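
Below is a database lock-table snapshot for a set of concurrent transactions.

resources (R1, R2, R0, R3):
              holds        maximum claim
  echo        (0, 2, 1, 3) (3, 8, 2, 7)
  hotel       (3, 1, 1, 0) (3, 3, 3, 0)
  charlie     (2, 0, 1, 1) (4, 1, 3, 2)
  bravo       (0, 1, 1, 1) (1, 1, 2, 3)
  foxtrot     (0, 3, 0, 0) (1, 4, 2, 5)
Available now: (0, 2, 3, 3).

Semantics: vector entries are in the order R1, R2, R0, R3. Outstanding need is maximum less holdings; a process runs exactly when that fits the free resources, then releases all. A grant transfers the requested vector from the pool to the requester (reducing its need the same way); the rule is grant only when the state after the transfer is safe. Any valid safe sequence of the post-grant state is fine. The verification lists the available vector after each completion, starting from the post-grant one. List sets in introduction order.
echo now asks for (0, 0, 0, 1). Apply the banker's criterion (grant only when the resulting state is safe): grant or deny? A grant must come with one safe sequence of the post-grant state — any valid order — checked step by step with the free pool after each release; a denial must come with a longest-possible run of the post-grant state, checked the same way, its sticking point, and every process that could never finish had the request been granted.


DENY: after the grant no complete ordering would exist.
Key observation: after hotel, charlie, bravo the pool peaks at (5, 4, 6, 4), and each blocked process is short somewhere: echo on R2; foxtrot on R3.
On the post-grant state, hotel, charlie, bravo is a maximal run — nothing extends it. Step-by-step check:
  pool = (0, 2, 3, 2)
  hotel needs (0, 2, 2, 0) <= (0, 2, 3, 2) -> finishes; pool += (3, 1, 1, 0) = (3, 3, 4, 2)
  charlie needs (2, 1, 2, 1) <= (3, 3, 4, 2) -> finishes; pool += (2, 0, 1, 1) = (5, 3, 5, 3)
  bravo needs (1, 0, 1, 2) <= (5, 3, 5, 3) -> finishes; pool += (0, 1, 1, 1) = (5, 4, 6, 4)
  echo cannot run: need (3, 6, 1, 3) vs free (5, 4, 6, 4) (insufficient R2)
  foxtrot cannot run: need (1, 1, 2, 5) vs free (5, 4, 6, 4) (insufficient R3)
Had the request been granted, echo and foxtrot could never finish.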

· · · · · · ·

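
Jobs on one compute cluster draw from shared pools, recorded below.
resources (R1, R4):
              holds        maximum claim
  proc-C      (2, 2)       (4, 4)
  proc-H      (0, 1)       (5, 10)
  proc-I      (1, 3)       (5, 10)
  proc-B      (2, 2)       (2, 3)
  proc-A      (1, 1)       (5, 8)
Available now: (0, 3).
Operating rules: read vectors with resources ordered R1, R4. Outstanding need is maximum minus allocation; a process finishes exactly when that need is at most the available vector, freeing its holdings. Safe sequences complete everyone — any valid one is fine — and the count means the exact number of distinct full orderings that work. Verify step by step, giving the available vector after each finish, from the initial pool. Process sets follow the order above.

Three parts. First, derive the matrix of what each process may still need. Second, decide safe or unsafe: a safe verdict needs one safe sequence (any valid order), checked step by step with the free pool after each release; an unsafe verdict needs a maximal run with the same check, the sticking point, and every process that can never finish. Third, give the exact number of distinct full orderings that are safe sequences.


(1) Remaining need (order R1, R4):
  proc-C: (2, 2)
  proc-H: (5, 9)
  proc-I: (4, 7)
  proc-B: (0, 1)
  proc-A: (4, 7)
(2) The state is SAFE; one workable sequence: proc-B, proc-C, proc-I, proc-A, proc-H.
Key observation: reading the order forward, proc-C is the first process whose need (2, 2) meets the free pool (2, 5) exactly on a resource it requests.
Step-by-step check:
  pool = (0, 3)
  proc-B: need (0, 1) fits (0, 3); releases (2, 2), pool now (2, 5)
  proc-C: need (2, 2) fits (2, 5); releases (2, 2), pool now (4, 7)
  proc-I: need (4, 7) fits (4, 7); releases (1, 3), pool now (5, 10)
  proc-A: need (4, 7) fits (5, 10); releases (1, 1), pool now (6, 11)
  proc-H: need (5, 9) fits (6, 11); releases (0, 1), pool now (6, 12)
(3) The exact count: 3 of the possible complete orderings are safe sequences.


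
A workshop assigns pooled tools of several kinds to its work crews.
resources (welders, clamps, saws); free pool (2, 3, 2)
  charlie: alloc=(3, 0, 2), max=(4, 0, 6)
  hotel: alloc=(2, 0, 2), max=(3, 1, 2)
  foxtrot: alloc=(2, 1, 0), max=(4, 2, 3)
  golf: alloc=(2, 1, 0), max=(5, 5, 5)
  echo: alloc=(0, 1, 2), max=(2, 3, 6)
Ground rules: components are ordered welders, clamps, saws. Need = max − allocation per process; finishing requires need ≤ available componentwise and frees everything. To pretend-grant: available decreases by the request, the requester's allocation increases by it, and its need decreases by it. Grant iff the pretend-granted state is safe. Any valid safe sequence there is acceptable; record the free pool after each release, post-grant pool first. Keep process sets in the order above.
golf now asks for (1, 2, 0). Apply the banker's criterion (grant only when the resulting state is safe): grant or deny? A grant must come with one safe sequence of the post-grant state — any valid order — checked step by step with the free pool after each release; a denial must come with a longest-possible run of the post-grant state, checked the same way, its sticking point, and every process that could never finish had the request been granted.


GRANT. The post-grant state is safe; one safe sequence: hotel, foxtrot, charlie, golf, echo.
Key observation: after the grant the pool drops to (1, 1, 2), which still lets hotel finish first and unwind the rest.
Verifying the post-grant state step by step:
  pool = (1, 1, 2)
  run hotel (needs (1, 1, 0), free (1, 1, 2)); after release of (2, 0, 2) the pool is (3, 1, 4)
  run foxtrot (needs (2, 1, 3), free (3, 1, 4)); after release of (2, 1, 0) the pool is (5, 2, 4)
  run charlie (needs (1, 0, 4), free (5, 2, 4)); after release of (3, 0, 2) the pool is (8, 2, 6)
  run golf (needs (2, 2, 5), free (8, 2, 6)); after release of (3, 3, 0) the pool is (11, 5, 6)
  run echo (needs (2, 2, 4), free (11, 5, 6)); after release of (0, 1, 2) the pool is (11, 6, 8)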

· · · · · · ·

EXERCISE AIM ::
Please copy each line of the material that contains the word "saws".

RESULT OF THE TASK ::
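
resources (welders, clamps, saws); free pool (2, 3, 2)
Ground rules: components are ordered welders, clamps, saws. Need = max − allocation per process; finishing requires need ≤ available componentwise and frees everything. To pretend-grant: available decreases by the request, the requester's allocation increases by it, and its need decreases by it. Grant iff the pretend-granted state is safe. Any valid safe sequence there is acceptable; record the free pool after each release, post-grant pool first. Keep process sets in the order above.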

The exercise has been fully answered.